What is being asked: In the listing below, the lines from the first through the one with "R5. Offense involved" are to be copied word for word.

Data:
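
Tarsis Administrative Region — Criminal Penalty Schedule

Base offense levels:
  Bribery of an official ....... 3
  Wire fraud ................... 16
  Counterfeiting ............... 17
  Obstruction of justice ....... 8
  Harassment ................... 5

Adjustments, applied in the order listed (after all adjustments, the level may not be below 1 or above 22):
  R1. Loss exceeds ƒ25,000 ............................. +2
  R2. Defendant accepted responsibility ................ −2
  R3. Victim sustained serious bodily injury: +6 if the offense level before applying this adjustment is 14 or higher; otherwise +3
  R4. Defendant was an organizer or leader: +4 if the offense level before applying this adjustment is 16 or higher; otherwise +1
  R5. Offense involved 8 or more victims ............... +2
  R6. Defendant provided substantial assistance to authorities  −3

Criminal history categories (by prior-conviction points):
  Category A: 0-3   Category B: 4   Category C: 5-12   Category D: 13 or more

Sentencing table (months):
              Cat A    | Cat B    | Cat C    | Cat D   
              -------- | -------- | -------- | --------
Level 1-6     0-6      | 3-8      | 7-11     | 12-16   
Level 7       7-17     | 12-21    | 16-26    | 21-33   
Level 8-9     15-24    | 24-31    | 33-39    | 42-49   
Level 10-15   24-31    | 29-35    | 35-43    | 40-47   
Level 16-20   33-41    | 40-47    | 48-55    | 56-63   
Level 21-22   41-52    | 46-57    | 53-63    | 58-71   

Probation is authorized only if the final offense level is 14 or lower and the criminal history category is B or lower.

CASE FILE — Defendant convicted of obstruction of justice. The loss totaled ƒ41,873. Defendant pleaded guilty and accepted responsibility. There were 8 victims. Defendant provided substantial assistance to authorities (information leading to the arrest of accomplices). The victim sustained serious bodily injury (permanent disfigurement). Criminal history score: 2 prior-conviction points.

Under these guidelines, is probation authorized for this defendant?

Yes

Base offense level for obstruction of justice: 8.
R1 applies: 8 + 2 = 10.
R2 applies: 10 − 2 = 8.
R3 applies (level before this adjustment is 8 < 14, so +3): 8 + 3 = 11.
R4 does not apply.
R5 applies: 11 + 2 = 13.
R6 applies: 13 − 3 = 10.
Final offense level: 10.
Criminal history: 2 prior points → Category A (0-3).
Level 10 falls in the 10-15 band.
Grid: Level 10-15 × Category A = 24-31 months.
Probation check: level 10 ≤ 14 and category A ≤ B → eligible.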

Problem solution:
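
Tarsis Administrative Region — Criminal Penalty Schedule

Base offense levels:
  Bribery of an official ....... 3
  Wire fraud ................... 16
  Counterfeiting ............... 17
  Obstruction of justice ....... 8
  Harassment ................... 5

Adjustments, applied in the order listed (after all adjustments, the level may not be below 1 or above 22):
  R1. Loss exceeds ƒ25,000 ............................. +2
  R2. Defendant accepted responsibility ................ −2
  R3. Victim sustained serious bodily injury: +6 if the offense level before applying this adjustment is 14 or higher; otherwise +3
  R4. Defendant was an organizer or leader: +4 if the offense level before applying this adjustment is 16 or higher; otherwise +1
  R5. Offense involved 8 or more victims ............... +2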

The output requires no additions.